#### Saved data entries:
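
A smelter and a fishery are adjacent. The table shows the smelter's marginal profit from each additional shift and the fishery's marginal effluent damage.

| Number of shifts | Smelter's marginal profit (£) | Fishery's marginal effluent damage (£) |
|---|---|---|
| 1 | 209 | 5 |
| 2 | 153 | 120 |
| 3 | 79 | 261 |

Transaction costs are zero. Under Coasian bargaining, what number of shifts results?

2

Bargaining reaches the level where marginal profit last exceeds marginal effluent damage.
That holds through level 2 (153 ≥ 120) but not at 3 (79 < 261).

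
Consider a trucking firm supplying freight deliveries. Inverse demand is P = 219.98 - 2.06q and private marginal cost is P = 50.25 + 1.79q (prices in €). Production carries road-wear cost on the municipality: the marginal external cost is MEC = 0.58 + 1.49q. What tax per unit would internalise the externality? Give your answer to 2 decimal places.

tax = €47.78 per unit

Social marginal cost = private MC + MEC = 50.83 + 3.28q.
Set SMC = demand: 50.83 + 3.28q = 219.98 - 2.06q → q* = 31.6760.
The Pigouvian tax equals MEC at q*: 0.58 + 1.49×31.6760 = 47.7772.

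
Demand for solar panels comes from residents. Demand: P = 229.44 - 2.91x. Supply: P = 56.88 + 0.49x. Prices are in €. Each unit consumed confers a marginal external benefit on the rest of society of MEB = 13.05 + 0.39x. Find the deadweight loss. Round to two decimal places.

DWL = €179.19

Market equilibrium (private): 56.88 + 0.49x = 229.44 - 2.91x → x_m = 50.7529.
Social marginal benefit = demand + MEB = 242.49 - 2.52x.
Set SMB = MC: 242.49 - 2.52x = 56.88 + 0.49x → x* = 61.6645.
Height of the DWL triangle at x_m is SMB(x_m) − MC(x_m) = MEB(x_m) = 32.8436.
DWL = ½ × 10.9116 × 32.8436 = 179.1881.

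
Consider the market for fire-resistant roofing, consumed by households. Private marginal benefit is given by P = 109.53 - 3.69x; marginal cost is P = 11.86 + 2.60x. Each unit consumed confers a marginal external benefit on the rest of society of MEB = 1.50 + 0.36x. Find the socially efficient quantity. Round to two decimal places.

x* = 16.72

Social marginal benefit = demand + MEB = 111.03 - 3.33x.
Set SMB = MC: 111.03 - 3.33x = 11.86 + 2.60x → x* = 16.7234.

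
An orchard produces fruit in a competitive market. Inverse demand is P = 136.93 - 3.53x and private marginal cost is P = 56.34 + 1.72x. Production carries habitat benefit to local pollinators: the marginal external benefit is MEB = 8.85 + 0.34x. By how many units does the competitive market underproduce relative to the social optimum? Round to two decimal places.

2.87 units

Market equilibrium (private): 56.34 + 1.72x = 136.93 - 3.53x → x_m = 15.3505.
Social marginal cost = private MC − MEB = 47.49 + 1.38x.
Set SMC = demand: 47.49 + 1.38x = 136.93 - 3.53x → x* = 18.2159.
Gap = |15.3505 − 18.2159| = 2.8654.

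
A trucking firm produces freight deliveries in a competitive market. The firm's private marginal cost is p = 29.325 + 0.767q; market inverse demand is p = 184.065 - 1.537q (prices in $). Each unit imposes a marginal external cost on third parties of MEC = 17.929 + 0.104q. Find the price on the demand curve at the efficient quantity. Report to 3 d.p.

P = $96.740

Social marginal cost = private MC + MEC = 47.254 + 0.871q.
Set SMC = demand: 47.254 + 0.871q = 184.065 - 1.537q → q* = 56.8152.
Consumer price on the demand curve at q*: 184.065 − 1.537×56.8152 = 96.7400.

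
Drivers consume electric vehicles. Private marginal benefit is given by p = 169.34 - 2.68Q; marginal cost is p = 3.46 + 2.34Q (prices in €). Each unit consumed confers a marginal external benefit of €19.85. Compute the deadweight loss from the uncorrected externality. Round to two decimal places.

DWL = €39.25

Market equilibrium (private): 3.46 + 2.34Q = 169.34 - 2.68Q → Q_m = 33.0438.
Social marginal benefit = demand + MEB = 189.19 - 2.68Q.
Set SMB = MC: 189.19 - 2.68Q = 3.46 + 2.34Q → Q* = 36.9980.
The loss is the area between SMB and MC from Q* to Q_m; with linear curves that's a triangle of height MEB(Q_m).
DWL = ½ × 3.9542 × 19.8500 = 39.2454.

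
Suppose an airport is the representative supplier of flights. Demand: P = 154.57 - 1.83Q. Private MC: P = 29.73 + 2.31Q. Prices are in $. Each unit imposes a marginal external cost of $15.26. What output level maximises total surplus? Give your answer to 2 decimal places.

Social marginal cost = private MC + MEC = 44.99 + 2.31Q.
Set SMC = demand: 44.99 + 2.31Q = 154.57 - 1.83Q → Q* = 26.4686.

Q* = 26.47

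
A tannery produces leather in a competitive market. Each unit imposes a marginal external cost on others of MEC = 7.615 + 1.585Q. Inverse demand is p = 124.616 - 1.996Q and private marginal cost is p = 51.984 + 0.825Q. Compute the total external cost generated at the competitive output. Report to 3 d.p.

721.413

Market equilibrium (private): 51.984 + 0.825Q = 124.616 - 1.996Q → Q_m = 25.7469.
Total external cost = ∫₀^{Q_m} (7.615 + 1.585Q) dQ = 7.615×25.7469 + ½×1.585×25.7469² = 721.4132.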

#### TRY IT:
Print the entries exactly. Include every one.

#### SOLUTION TO THIS TASK:
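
A smelter and a fishery are adjacent. The table shows the smelter's marginal profit from each additional shift and the fishery's marginal effluent damage.

| Number of shifts | Smelter's marginal profit (£) | Fishery's marginal effluent damage (£) |
|---|---|---|
| 1 | 209 | 5 |
| 2 | 153 | 120 |
| 3 | 79 | 261 |

Transaction costs are zero. Under Coasian bargaining, what number of shifts results?

2

Bargaining reaches the level where marginal profit last exceeds marginal effluent damage.
That holds through level 2 (153 ≥ 120) but not at 3 (79 < 261).

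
Consider a trucking firm supplying freight deliveries. Inverse demand is P = 219.98 - 2.06q and private marginal cost is P = 50.25 + 1.79q (prices in €). Production carries road-wear cost on the municipality: the marginal external cost is MEC = 0.58 + 1.49q. What tax per unit would internalise the externality? Give your answer to 2 decimal places.

tax = €47.78 per unit

Social marginal cost = private MC + MEC = 50.83 + 3.28q.
Set SMC = demand: 50.83 + 3.28q = 219.98 - 2.06q → q* = 31.6760.
The Pigouvian tax equals MEC at q*: 0.58 + 1.49×31.6760 = 47.7772.

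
Demand for solar panels comes from residents. Demand: P = 229.44 - 2.91x. Supply: P = 56.88 + 0.49x. Prices are in €. Each unit consumed confers a marginal external benefit on the rest of society of MEB = 13.05 + 0.39x. Find the deadweight loss. Round to two decimal places.

DWL = €179.19

Market equilibrium (private): 56.88 + 0.49x = 229.44 - 2.91x → x_m = 50.7529.
Social marginal benefit = demand + MEB = 242.49 - 2.52x.
Set SMB = MC: 242.49 - 2.52x = 56.88 + 0.49x → x* = 61.6645.
Height of the DWL triangle at x_m is SMB(x_m) − MC(x_m) = MEB(x_m) = 32.8436.
DWL = ½ × 10.9116 × 32.8436 = 179.1881.

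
Consider the market for fire-resistant roofing, consumed by households. Private marginal benefit is given by P = 109.53 - 3.69x; marginal cost is P = 11.86 + 2.60x. Each unit consumed confers a marginal external benefit on the rest of society of MEB = 1.50 + 0.36x. Find the socially efficient quantity. Round to two decimal places.

x* = 16.72

Social marginal benefit = demand + MEB = 111.03 - 3.33x.
Set SMB = MC: 111.03 - 3.33x = 11.86 + 2.60x → x* = 16.7234.

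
An orchard produces fruit in a competitive market. Inverse demand is P = 136.93 - 3.53x and private marginal cost is P = 56.34 + 1.72x. Production carries habitat benefit to local pollinators: the marginal external benefit is MEB = 8.85 + 0.34x. By how many units does the competitive market underproduce relative to the social optimum? Round to two decimal places.

2.87 units

Market equilibrium (private): 56.34 + 1.72x = 136.93 - 3.53x → x_m = 15.3505.
Social marginal cost = private MC − MEB = 47.49 + 1.38x.
Set SMC = demand: 47.49 + 1.38x = 136.93 - 3.53x → x* = 18.2159.
Gap = |15.3505 − 18.2159| = 2.8654.

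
A trucking firm produces freight deliveries in a competitive market. The firm's private marginal cost is p = 29.325 + 0.767q; market inverse demand is p = 184.065 - 1.537q (prices in $). Each unit imposes a marginal external cost on third parties of MEC = 17.929 + 0.104q. Find the price on the demand curve at the efficient quantity. Report to 3 d.p.

P = $96.740

Social marginal cost = private MC + MEC = 47.254 + 0.871q.
Set SMC = demand: 47.254 + 0.871q = 184.065 - 1.537q → q* = 56.8152.
Consumer price on the demand curve at q*: 184.065 − 1.537×56.8152 = 96.7400.

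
Drivers consume electric vehicles. Private marginal benefit is given by p = 169.34 - 2.68Q; marginal cost is p = 3.46 + 2.34Q (prices in €). Each unit consumed confers a marginal external benefit of €19.85. Compute the deadweight loss from the uncorrected externality. Round to two decimal places.

DWL = €39.25

Market equilibrium (private): 3.46 + 2.34Q = 169.34 - 2.68Q → Q_m = 33.0438.
Social marginal benefit = demand + MEB = 189.19 - 2.68Q.
Set SMB = MC: 189.19 - 2.68Q = 3.46 + 2.34Q → Q* = 36.9980.
The loss is the area between SMB and MC from Q* to Q_m; with linear curves that's a triangle of height MEB(Q_m).
DWL = ½ × 3.9542 × 19.8500 = 39.2454.

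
Suppose an airport is the representative supplier of flights. Demand: P = 154.57 - 1.83Q. Private MC: P = 29.73 + 2.31Q. Prices are in $. Each unit imposes a marginal external cost of $15.26. What output level maximises total surplus? Give your answer to 2 decimal places.

Social marginal cost = private MC + MEC = 44.99 + 2.31Q.
Set SMC = demand: 44.99 + 2.31Q = 154.57 - 1.83Q → Q* = 26.4686.

Q* = 26.47

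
A tannery produces leather in a competitive market. Each unit imposes a marginal external cost on others of MEC = 7.615 + 1.585Q. Inverse demand is p = 124.616 - 1.996Q and private marginal cost is p = 51.984 + 0.825Q. Compute the total external cost generated at the competitive output. Report to 3 d.p.

721.413

Market equilibrium (private): 51.984 + 0.825Q = 124.616 - 1.996Q → Q_m = 25.7469.
Total external cost = ∫₀^{Q_m} (7.615 + 1.585Q) dQ = 7.615×25.7469 + ½×1.585×25.7469² = 721.4132.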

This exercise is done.